**Work instruction**
Exactly reproduce each entry, leaving out nothing.

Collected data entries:

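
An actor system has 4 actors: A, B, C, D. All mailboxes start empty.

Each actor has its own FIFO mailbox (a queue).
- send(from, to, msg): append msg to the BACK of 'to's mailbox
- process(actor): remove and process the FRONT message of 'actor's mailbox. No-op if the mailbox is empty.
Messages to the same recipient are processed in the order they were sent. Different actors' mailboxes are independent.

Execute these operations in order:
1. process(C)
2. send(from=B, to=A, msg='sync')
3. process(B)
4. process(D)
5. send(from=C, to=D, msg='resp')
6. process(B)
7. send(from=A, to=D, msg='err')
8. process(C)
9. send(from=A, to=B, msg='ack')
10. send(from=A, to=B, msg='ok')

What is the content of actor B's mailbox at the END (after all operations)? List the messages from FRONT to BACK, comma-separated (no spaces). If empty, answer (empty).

Answer: ack,ok

Derivation:
After 1 (process(C)): A:[] B:[] C:[] D:[]
After 2 (send(from=B, to=A, msg='sync')): A:[sync] B:[] C:[] D:[]
After 3 (process(B)): A:[sync] B:[] C:[] D:[]
After 4 (process(D)): A:[sync] B:[] C:[] D:[]
After 5 (send(from=C, to=D, msg='resp')): A:[sync] B:[] C:[] D:[resp]
After 6 (process(B)): A:[sync] B:[] C:[] D:[resp]
After 7 (send(from=A, to=D, msg='err')): A:[sync] B:[] C:[] D:[resp,err]
After 8 (process(C)): A:[sync] B:[] C:[] D:[resp,err]
After 9 (send(from=A, to=B, msg='ack')): A:[sync] B:[ack] C:[] D:[resp,err]
After 10 (send(from=A, to=B, msg='ok')): A:[sync] B:[ack,ok] C:[] D:[resp,err]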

**Expected answer**
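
An actor system has 4 actors: A, B, C, D. All mailboxes start empty.

Each actor has its own FIFO mailbox (a queue).
- send(from, to, msg): append msg to the BACK of 'to's mailbox
- process(actor): remove and process the FRONT message of 'actor's mailbox. No-op if the mailbox is empty.
Messages to the same recipient are processed in the order they were sent. Different actors' mailboxes are independent.

Execute these operations in order:
1. process(C)
2. send(from=B, to=A, msg='sync')
3. process(B)
4. process(D)
5. send(from=C, to=D, msg='resp')
6. process(B)
7. send(from=A, to=D, msg='err')
8. process(C)
9. send(from=A, to=B, msg='ack')
10. send(from=A, to=B, msg='ok')

What is the content of actor B's mailbox at the END (after all operations)? List the messages from FRONT to BACK, comma-separated (no spaces). If empty, answer (empty).

Answer: ack,ok

Derivation:
After 1 (process(C)): A:[] B:[] C:[] D:[]
After 2 (send(from=B, to=A, msg='sync')): A:[sync] B:[] C:[] D:[]
After 3 (process(B)): A:[sync] B:[] C:[] D:[]
After 4 (process(D)): A:[sync] B:[] C:[] D:[]
After 5 (send(from=C, to=D, msg='resp')): A:[sync] B:[] C:[] D:[resp]
After 6 (process(B)): A:[sync] B:[] C:[] D:[resp]
After 7 (send(from=A, to=D, msg='err')): A:[sync] B:[] C:[] D:[resp,err]
After 8 (process(C)): A:[sync] B:[] C:[] D:[resp,err]
After 9 (send(from=A, to=B, msg='ack')): A:[sync] B:[ack] C:[] D:[resp,err]
After 10 (send(from=A, to=B, msg='ok')): A:[sync] B:[ack,ok] C:[] D:[resp,err]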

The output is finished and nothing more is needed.